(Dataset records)
--- --- ---

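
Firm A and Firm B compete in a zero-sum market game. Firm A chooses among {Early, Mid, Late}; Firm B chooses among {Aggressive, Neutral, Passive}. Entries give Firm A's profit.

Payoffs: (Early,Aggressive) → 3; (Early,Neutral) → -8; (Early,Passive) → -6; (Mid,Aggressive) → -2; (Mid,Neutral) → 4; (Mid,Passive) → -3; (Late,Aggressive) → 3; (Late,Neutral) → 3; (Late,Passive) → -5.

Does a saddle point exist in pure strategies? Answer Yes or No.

Row minima: Early → -8, Mid → -3, Late → -5; maximin = -3.
Column maxima: Aggressive → 3, Neutral → 4, Passive → -3; minimax = -3.
maximin = minimax = -3, so a saddle point exists.

Yes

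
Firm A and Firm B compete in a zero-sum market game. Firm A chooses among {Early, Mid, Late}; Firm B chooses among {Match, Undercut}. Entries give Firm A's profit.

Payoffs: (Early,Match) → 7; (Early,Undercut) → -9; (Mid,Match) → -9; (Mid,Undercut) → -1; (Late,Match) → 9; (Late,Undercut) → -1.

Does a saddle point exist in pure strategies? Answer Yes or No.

Yes

Row minima: Early → -9, Mid → -9, Late → -1; maximin = -1.
Column maxima: Match → 9, Undercut → -1; minimax = -1.
maximin = minimax = -1, so a saddle point exists.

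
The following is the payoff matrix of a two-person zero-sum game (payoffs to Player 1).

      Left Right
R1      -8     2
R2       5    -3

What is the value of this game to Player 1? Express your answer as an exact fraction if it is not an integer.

Row minima: R1 → -8, R2 → -3; maximin = -3.
Column maxima: Left → 5, Right → 2; minimax = 2.
-3 ≠ 2, so there is no saddle point; optimal play is mixed.
Let Player 1 play R1 with probability p. Expected payoff against Left: (-8)p + 5(1−p) = −13p + 5; against Right: 2p + (-3)(1−p) = 5p − 3.
Setting these equal: −13p + 5 = 5p − 3 ⇒ −18p = -8 ⇒ p = 4/9, and the value is (-13)·(4/9) + 5 = -7/9.
For Player 2: with q = P(Left), equating R1's and R2's payoffs gives −10q + 2 = 8q − 3 ⇒ q = 5/18.

-7/9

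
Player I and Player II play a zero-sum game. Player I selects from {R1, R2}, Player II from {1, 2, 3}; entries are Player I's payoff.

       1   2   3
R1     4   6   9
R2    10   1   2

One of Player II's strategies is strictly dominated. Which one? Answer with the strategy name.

3

2 holds Player I's payoff strictly below 3 in every row: 6 < 9, 1 < 2.
So 3 is strictly dominated for Player II.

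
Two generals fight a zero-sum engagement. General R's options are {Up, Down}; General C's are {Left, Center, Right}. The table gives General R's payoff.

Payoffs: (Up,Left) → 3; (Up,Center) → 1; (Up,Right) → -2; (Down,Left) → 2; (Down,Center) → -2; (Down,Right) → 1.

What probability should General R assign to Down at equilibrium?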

--- --- ---

TASK GOAL: Exactly the lines from the one containing "Payoffs: (Up,Left) →" through the final line of the records above are needed, copied word for word.

WRITTEN REPLY:
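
Payoffs: (Up,Left) → 3; (Up,Center) → 1; (Up,Right) → -2; (Down,Left) → 2; (Down,Center) → -2; (Down,Right) → 1.

What probability should General R assign to Down at equilibrium?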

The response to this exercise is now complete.